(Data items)
[Start of section]
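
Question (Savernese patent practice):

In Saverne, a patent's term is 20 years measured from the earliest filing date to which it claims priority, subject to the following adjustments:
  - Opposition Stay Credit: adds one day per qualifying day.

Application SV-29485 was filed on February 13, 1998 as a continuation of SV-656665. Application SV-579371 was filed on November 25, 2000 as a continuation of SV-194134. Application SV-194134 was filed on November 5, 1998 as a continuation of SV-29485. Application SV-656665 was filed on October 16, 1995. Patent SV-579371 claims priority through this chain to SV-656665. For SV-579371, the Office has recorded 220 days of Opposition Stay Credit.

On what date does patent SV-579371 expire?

Earliest priority filing: 16 October 1995.
Base term: 16 October 1995 + 20 years → 16 October 2015.
Opposition Stay Credit: +220 days → 23 May 2016.

2016-05-23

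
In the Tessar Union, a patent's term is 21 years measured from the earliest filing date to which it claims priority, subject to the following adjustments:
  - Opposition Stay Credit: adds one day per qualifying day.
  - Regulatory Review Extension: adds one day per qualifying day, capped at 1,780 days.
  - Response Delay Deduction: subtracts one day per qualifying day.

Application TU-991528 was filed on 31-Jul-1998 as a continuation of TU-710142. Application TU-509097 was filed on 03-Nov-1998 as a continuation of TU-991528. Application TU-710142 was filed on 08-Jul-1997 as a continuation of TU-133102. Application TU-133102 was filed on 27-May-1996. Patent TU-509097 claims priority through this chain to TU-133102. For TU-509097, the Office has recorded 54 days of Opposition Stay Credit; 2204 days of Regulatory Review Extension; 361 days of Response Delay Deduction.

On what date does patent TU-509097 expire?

June 8, 2021

Earliest priority filing: 27 May 1996.
Base term: 27 May 1996 + 21 years → 27 May 2017.
Opposition Stay Credit: +54 days → 20 July 2017.
Regulatory Review Extension: 2204 days claimed exceeds the 1780-day cap, so +1780 days → 4 June 2022.
Response Delay Deduction: −361 days → 8 June 2021.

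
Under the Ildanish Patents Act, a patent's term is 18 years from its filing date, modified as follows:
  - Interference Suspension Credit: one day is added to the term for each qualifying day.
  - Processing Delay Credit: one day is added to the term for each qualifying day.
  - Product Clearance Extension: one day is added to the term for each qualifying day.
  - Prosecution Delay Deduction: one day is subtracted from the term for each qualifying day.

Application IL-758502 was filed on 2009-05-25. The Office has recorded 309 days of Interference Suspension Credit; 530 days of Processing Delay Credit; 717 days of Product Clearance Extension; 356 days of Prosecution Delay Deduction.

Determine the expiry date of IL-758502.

2030-09-06

Base term: filing date + 18 years → 25 May 2027.
Interference Suspension Credit: +309 days → 29 March 2028.
Processing Delay Credit: +530 days → 10 September 2029.
Product Clearance Extension: +717 days → 28 August 2031.
Prosecution Delay Deduction: −356 days → 6 September 2030.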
[End of section]
TASK PROMPT: A complete answer gives every line of the data that includes "following".

ANSWER AREA:
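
In Saverne, a patent's term is 20 years measured from the earliest filing date to which it claims priority, subject to the following adjustments:
In the Tessar Union, a patent's term is 21 years measured from the earliest filing date to which it claims priority, subject to the following adjustments: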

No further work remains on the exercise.